Work order – Retype, exactly as they appear below, the lines between the line holding "192.176.0.0/15 via ISP1" and the line holding "A packet for", both ends included.

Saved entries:
────

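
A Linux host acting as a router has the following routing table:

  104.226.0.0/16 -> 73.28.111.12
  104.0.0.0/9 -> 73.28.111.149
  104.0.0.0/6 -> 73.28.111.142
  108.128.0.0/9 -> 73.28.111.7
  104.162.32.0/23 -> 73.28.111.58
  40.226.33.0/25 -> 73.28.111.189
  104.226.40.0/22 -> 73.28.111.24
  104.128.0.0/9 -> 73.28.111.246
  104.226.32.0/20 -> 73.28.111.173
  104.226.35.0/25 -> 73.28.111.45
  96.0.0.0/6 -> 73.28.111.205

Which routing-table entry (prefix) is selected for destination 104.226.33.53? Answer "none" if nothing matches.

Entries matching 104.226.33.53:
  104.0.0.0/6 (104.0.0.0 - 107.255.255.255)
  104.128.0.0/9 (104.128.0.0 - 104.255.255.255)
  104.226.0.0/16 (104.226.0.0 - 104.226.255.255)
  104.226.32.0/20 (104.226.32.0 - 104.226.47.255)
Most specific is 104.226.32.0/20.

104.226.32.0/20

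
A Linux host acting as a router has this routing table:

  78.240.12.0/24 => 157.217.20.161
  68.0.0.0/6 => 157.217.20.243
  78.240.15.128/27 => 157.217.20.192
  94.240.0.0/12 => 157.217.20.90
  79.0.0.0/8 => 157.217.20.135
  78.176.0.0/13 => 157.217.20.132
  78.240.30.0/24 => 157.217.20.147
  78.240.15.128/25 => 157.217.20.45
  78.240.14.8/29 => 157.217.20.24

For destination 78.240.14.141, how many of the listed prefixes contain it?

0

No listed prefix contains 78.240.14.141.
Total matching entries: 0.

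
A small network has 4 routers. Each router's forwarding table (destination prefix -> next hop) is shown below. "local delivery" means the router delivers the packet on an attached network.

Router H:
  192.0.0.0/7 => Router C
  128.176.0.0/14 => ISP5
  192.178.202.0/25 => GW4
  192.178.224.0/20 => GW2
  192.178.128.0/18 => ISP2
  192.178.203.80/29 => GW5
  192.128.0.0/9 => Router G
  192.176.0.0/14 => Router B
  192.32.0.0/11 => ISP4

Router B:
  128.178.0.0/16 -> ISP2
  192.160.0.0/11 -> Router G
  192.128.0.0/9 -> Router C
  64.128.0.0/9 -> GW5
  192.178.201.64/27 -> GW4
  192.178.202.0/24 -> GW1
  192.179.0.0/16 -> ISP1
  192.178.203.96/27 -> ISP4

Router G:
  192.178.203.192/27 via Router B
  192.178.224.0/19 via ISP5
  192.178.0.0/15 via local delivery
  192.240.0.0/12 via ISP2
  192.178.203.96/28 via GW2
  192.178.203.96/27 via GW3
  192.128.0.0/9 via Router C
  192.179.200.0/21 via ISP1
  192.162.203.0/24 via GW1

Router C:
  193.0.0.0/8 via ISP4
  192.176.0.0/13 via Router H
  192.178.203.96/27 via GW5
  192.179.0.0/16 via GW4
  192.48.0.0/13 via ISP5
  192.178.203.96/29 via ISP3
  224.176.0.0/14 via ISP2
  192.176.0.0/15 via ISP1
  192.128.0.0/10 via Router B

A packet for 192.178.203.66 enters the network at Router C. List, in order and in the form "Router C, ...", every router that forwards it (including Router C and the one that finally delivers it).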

────

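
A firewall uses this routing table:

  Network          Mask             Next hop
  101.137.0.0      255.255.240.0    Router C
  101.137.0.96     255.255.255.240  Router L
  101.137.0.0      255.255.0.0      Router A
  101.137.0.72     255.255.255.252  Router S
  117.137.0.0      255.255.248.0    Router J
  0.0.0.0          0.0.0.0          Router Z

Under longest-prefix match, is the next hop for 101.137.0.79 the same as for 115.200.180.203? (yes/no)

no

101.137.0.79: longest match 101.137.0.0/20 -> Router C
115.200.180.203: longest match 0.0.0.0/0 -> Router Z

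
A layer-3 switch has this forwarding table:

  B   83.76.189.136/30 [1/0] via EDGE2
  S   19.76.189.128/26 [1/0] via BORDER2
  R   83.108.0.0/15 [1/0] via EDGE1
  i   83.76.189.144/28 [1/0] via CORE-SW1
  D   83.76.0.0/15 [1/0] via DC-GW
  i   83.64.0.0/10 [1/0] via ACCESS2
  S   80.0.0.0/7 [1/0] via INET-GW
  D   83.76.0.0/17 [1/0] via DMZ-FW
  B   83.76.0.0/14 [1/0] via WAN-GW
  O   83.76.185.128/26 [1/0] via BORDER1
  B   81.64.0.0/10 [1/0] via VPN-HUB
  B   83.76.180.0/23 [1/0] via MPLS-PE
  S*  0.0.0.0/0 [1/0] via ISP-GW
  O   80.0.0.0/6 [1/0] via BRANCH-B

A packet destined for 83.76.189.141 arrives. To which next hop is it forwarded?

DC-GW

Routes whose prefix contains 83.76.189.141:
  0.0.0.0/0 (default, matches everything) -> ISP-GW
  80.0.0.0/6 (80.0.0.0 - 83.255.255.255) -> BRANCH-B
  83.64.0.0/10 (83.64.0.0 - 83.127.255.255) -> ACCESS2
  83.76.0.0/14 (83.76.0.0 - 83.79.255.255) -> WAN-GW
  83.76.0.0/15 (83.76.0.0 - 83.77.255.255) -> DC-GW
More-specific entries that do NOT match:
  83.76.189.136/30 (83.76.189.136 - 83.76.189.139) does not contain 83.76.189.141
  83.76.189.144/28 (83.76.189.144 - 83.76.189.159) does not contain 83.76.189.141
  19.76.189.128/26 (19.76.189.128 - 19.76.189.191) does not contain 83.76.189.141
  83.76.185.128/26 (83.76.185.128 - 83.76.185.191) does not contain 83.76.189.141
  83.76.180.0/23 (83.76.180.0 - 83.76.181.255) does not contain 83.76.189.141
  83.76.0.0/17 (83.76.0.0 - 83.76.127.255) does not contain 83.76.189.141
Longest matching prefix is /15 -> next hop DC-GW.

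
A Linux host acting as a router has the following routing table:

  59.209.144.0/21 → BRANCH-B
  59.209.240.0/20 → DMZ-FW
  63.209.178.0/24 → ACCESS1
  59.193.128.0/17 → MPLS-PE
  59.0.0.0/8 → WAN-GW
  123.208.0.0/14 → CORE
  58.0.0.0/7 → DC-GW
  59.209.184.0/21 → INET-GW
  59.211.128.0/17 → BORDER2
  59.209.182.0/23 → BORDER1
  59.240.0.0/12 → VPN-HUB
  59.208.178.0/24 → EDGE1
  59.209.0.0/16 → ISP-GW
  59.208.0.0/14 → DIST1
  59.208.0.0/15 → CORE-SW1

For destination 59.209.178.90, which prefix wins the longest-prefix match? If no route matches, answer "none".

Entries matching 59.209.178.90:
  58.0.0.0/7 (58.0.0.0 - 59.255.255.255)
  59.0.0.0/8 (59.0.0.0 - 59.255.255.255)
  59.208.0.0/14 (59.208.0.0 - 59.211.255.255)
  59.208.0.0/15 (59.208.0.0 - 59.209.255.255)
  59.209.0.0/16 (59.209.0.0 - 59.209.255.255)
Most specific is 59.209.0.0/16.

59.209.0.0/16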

────

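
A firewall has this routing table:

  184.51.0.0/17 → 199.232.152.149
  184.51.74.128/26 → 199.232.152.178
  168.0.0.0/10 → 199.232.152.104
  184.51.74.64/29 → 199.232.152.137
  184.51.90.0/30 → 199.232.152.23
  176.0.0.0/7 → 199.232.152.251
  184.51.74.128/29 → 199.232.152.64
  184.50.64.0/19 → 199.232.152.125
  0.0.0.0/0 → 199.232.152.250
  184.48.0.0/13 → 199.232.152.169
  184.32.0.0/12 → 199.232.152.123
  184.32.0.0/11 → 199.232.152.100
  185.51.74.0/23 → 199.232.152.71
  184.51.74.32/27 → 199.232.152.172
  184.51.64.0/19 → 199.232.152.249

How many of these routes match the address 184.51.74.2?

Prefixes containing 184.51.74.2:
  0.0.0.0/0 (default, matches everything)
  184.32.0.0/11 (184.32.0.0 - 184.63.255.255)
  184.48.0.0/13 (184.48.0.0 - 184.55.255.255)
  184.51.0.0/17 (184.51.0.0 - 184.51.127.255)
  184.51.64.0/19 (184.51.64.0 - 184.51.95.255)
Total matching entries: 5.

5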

────

Solution to this exercise –
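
  192.176.0.0/15 via ISP1
  192.128.0.0/10 via Router B

A packet for 192.178.203.66 enters the network at Router C. List, in order and in the form "Router C, ...", every router that forwards it (including Router C and the one that finally delivers it).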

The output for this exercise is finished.